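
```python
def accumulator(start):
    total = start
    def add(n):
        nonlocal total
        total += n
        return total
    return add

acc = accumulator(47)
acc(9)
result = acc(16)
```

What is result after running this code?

Step 1: accumulator(47) creates closure with total = 47.
Step 2: First acc(9): total = 47 + 9 = 56.
Step 3: Second acc(16): total = 56 + 16 = 72. result = 72

The answer is 72.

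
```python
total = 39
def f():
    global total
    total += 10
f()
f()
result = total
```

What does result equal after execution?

Step 1: total = 39.
Step 2: First f(): total = 39 + 10 = 49.
Step 3: Second f(): total = 49 + 10 = 59. result = 59

The answer is 59.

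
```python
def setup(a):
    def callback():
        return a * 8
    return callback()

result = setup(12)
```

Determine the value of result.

Step 1: setup(12) binds parameter a = 12.
Step 2: callback() accesses a = 12 from enclosing scope.
Step 3: result = 12 * 8 = 96

The answer is 96.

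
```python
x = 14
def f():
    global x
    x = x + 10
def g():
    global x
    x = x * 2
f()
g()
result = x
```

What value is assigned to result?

Step 1: x = 14.
Step 2: f() adds 10: x = 14 + 10 = 24.
Step 3: g() doubles: x = 24 * 2 = 48.
Step 4: result = 48

The answer is 48.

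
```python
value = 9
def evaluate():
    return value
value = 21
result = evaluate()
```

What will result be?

Step 1: value is first set to 9, then reassigned to 21.
Step 2: evaluate() is called after the reassignment, so it looks up the current global value = 21.
Step 3: result = 21

The answer is 21.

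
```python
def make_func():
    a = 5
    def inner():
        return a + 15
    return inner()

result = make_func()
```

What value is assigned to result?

Step 1: make_func() defines a = 5.
Step 2: inner() reads a = 5 from enclosing scope, returns 5 + 15 = 20.
Step 3: result = 20

The answer is 20.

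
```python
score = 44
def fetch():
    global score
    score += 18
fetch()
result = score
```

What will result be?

Step 1: score = 44 globally.
Step 2: fetch() modifies global score: score += 18 = 62.
Step 3: result = 62

The answer is 62.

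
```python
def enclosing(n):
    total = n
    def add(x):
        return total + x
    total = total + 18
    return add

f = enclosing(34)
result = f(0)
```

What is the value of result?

Step 1: enclosing(34) sets total = 34, then total = 34 + 18 = 52.
Step 2: Closures capture by reference, so add sees total = 52.
Step 3: f(0) returns 52 + 0 = 52

The answer is 52.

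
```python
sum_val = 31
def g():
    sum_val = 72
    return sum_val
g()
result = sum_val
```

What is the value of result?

Step 1: Global sum_val = 31.
Step 2: g() creates local sum_val = 72 (shadow, not modification).
Step 3: After g() returns, global sum_val is unchanged. result = 31

The answer is 31.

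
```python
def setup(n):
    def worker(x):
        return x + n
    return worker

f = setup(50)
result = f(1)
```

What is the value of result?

Step 1: setup(50) creates a closure that captures n = 50.
Step 2: f(1) calls the closure with x = 1, returning 1 + 50 = 51.
Step 3: result = 51

The answer is 51.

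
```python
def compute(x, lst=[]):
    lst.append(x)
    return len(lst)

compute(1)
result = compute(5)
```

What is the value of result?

Step 1: Mutable default list persists between calls.
Step 2: First call: lst = [1], len = 1. Second call: lst = [1, 5], len = 2.
Step 3: result = 2

The answer is 2.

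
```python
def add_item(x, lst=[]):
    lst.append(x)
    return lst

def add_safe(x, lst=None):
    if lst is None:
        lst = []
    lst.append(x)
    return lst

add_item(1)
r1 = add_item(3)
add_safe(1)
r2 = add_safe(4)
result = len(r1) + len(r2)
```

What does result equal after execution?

Step 1: add_item shares mutable default: after 2 calls, lst = [1, 3], len = 2.
Step 2: add_safe creates fresh list each time: r2 = [4], len = 1.
Step 3: result = 2 + 1 = 3

The answer is 3.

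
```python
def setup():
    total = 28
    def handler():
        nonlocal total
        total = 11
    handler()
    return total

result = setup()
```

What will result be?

Step 1: setup() sets total = 28.
Step 2: handler() uses nonlocal to reassign total = 11.
Step 3: result = 11

The answer is 11.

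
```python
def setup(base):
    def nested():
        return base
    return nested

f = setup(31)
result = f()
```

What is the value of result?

Step 1: setup(31) creates closure capturing base = 31.
Step 2: f() returns the captured base = 31.
Step 3: result = 31

The answer is 31.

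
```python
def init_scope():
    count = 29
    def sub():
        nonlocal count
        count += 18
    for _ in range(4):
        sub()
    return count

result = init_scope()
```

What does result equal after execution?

Step 1: count = 29.
Step 2: sub() is called 4 times in a loop, each adding 18 via nonlocal.
Step 3: count = 29 + 18 * 4 = 101

The answer is 101.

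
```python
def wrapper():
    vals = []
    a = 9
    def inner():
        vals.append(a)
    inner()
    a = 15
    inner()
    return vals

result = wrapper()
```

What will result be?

Step 1: a = 9. inner() appends current a to vals.
Step 2: First inner(): appends 9. Then a = 15.
Step 3: Second inner(): appends 15 (closure sees updated a). result = [9, 15]

The answer is [9, 15].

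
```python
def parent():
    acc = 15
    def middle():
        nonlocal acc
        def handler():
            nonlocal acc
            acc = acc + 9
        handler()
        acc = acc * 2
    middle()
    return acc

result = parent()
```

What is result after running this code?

Step 1: acc = 15.
Step 2: handler() adds 9: acc = 15 + 9 = 24.
Step 3: middle() doubles: acc = 24 * 2 = 48.
Step 4: result = 48

The answer is 48.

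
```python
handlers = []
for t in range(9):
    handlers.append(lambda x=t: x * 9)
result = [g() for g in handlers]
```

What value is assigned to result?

Step 1: Default arg x=t captures t at each iteration.
Step 2: handlers[k] has x defaulting to k, returns k * 9.
Step 3: result = [0, 9, 18, 27, 36, 45, 54, 63, 72]

The answer is [0, 9, 18, 27, 36, 45, 54, 63, 72].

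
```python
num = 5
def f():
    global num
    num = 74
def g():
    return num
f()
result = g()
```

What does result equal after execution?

Step 1: num = 5.
Step 2: f() sets global num = 74.
Step 3: g() reads global num = 74. result = 74

The answer is 74.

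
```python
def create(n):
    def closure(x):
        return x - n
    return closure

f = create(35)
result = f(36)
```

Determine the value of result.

Step 1: create(35) creates a closure capturing n = 35.
Step 2: f(36) computes 36 - 35 = 1.
Step 3: result = 1

The answer is 1.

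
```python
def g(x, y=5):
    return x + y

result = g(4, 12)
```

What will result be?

Step 1: g(4, 12) overrides default y with 12.
Step 2: Returns 4 + 12 = 16.
Step 3: result = 16

The answer is 16.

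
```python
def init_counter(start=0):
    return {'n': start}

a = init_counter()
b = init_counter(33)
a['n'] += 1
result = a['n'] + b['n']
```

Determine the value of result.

Step 1: init_counter() returns a new dict each call (immutable default 0).
Step 2: a = {'n': 0}, b = {'n': 33}.
Step 3: a['n'] += 1 = 1. result = 1 + 33 = 34

The answer is 34.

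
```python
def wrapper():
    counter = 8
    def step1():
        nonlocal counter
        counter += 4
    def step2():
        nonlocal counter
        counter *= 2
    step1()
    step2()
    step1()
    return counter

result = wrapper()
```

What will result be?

Step 1: counter = 8.
Step 2: step1(): counter = 8 + 4 = 12.
Step 3: step2(): counter = 12 * 2 = 24.
Step 4: step1(): counter = 24 + 4 = 28. result = 28

The answer is 28.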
________________
» **Exercise directions**
Line by line, output the records exactly as given.

» **Written reply**
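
```python
def accumulator(start):
    total = start
    def add(n):
        nonlocal total
        total += n
        return total
    return add

acc = accumulator(47)
acc(9)
result = acc(16)
```

What is result after running this code?

Step 1: accumulator(47) creates closure with total = 47.
Step 2: First acc(9): total = 47 + 9 = 56.
Step 3: Second acc(16): total = 56 + 16 = 72. result = 72

The answer is 72.

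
```python
total = 39
def f():
    global total
    total += 10
f()
f()
result = total
```

What does result equal after execution?

Step 1: total = 39.
Step 2: First f(): total = 39 + 10 = 49.
Step 3: Second f(): total = 49 + 10 = 59. result = 59

The answer is 59.

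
```python
def setup(a):
    def callback():
        return a * 8
    return callback()

result = setup(12)
```

Determine the value of result.

Step 1: setup(12) binds parameter a = 12.
Step 2: callback() accesses a = 12 from enclosing scope.
Step 3: result = 12 * 8 = 96

The answer is 96.

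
```python
x = 14
def f():
    global x
    x = x + 10
def g():
    global x
    x = x * 2
f()
g()
result = x
```

What value is assigned to result?

Step 1: x = 14.
Step 2: f() adds 10: x = 14 + 10 = 24.
Step 3: g() doubles: x = 24 * 2 = 48.
Step 4: result = 48

The answer is 48.

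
```python
value = 9
def evaluate():
    return value
value = 21
result = evaluate()
```

What will result be?

Step 1: value is first set to 9, then reassigned to 21.
Step 2: evaluate() is called after the reassignment, so it looks up the current global value = 21.
Step 3: result = 21

The answer is 21.

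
```python
def make_func():
    a = 5
    def inner():
        return a + 15
    return inner()

result = make_func()
```

What value is assigned to result?

Step 1: make_func() defines a = 5.
Step 2: inner() reads a = 5 from enclosing scope, returns 5 + 15 = 20.
Step 3: result = 20

The answer is 20.

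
```python
score = 44
def fetch():
    global score
    score += 18
fetch()
result = score
```

What will result be?

Step 1: score = 44 globally.
Step 2: fetch() modifies global score: score += 18 = 62.
Step 3: result = 62

The answer is 62.

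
```python
def enclosing(n):
    total = n
    def add(x):
        return total + x
    total = total + 18
    return add

f = enclosing(34)
result = f(0)
```

What is the value of result?

Step 1: enclosing(34) sets total = 34, then total = 34 + 18 = 52.
Step 2: Closures capture by reference, so add sees total = 52.
Step 3: f(0) returns 52 + 0 = 52

The answer is 52.

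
```python
sum_val = 31
def g():
    sum_val = 72
    return sum_val
g()
result = sum_val
```

What is the value of result?

Step 1: Global sum_val = 31.
Step 2: g() creates local sum_val = 72 (shadow, not modification).
Step 3: After g() returns, global sum_val is unchanged. result = 31

The answer is 31.

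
```python
def setup(n):
    def worker(x):
        return x + n
    return worker

f = setup(50)
result = f(1)
```

What is the value of result?

Step 1: setup(50) creates a closure that captures n = 50.
Step 2: f(1) calls the closure with x = 1, returning 1 + 50 = 51.
Step 3: result = 51

The answer is 51.

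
```python
def compute(x, lst=[]):
    lst.append(x)
    return len(lst)

compute(1)
result = compute(5)
```

What is the value of result?

Step 1: Mutable default list persists between calls.
Step 2: First call: lst = [1], len = 1. Second call: lst = [1, 5], len = 2.
Step 3: result = 2

The answer is 2.

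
```python
def add_item(x, lst=[]):
    lst.append(x)
    return lst

def add_safe(x, lst=None):
    if lst is None:
        lst = []
    lst.append(x)
    return lst

add_item(1)
r1 = add_item(3)
add_safe(1)
r2 = add_safe(4)
result = len(r1) + len(r2)
```

What does result equal after execution?

Step 1: add_item shares mutable default: after 2 calls, lst = [1, 3], len = 2.
Step 2: add_safe creates fresh list each time: r2 = [4], len = 1.
Step 3: result = 2 + 1 = 3

The answer is 3.

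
```python
def setup():
    total = 28
    def handler():
        nonlocal total
        total = 11
    handler()
    return total

result = setup()
```

What will result be?

Step 1: setup() sets total = 28.
Step 2: handler() uses nonlocal to reassign total = 11.
Step 3: result = 11

The answer is 11.

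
```python
def setup(base):
    def nested():
        return base
    return nested

f = setup(31)
result = f()
```

What is the value of result?

Step 1: setup(31) creates closure capturing base = 31.
Step 2: f() returns the captured base = 31.
Step 3: result = 31

The answer is 31.

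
```python
def init_scope():
    count = 29
    def sub():
        nonlocal count
        count += 18
    for _ in range(4):
        sub()
    return count

result = init_scope()
```

What does result equal after execution?

Step 1: count = 29.
Step 2: sub() is called 4 times in a loop, each adding 18 via nonlocal.
Step 3: count = 29 + 18 * 4 = 101

The answer is 101.

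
```python
def wrapper():
    vals = []
    a = 9
    def inner():
        vals.append(a)
    inner()
    a = 15
    inner()
    return vals

result = wrapper()
```

What will result be?

Step 1: a = 9. inner() appends current a to vals.
Step 2: First inner(): appends 9. Then a = 15.
Step 3: Second inner(): appends 15 (closure sees updated a). result = [9, 15]

The answer is [9, 15].

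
```python
def parent():
    acc = 15
    def middle():
        nonlocal acc
        def handler():
            nonlocal acc
            acc = acc + 9
        handler()
        acc = acc * 2
    middle()
    return acc

result = parent()
```

What is result after running this code?

Step 1: acc = 15.
Step 2: handler() adds 9: acc = 15 + 9 = 24.
Step 3: middle() doubles: acc = 24 * 2 = 48.
Step 4: result = 48

The answer is 48.

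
```python
handlers = []
for t in range(9):
    handlers.append(lambda x=t: x * 9)
result = [g() for g in handlers]
```

What value is assigned to result?

Step 1: Default arg x=t captures t at each iteration.
Step 2: handlers[k] has x defaulting to k, returns k * 9.
Step 3: result = [0, 9, 18, 27, 36, 45, 54, 63, 72]

The answer is [0, 9, 18, 27, 36, 45, 54, 63, 72].

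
```python
num = 5
def f():
    global num
    num = 74
def g():
    return num
f()
result = g()
```

What does result equal after execution?

Step 1: num = 5.
Step 2: f() sets global num = 74.
Step 3: g() reads global num = 74. result = 74

The answer is 74.

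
```python
def create(n):
    def closure(x):
        return x - n
    return closure

f = create(35)
result = f(36)
```

Determine the value of result.

Step 1: create(35) creates a closure capturing n = 35.
Step 2: f(36) computes 36 - 35 = 1.
Step 3: result = 1

The answer is 1.

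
```python
def g(x, y=5):
    return x + y

result = g(4, 12)
```

What will result be?

Step 1: g(4, 12) overrides default y with 12.
Step 2: Returns 4 + 12 = 16.
Step 3: result = 16

The answer is 16.

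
```python
def init_counter(start=0):
    return {'n': start}

a = init_counter()
b = init_counter(33)
a['n'] += 1
result = a['n'] + b['n']
```

Determine the value of result.

Step 1: init_counter() returns a new dict each call (immutable default 0).
Step 2: a = {'n': 0}, b = {'n': 33}.
Step 3: a['n'] += 1 = 1. result = 1 + 33 = 34

The answer is 34.

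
```python
def wrapper():
    counter = 8
    def step1():
        nonlocal counter
        counter += 4
    def step2():
        nonlocal counter
        counter *= 2
    step1()
    step2()
    step1()
    return counter

result = wrapper()
```

What will result be?

Step 1: counter = 8.
Step 2: step1(): counter = 8 + 4 = 12.
Step 3: step2(): counter = 12 * 2 = 24.
Step 4: step1(): counter = 24 + 4 = 28. result = 28

The answer is 28.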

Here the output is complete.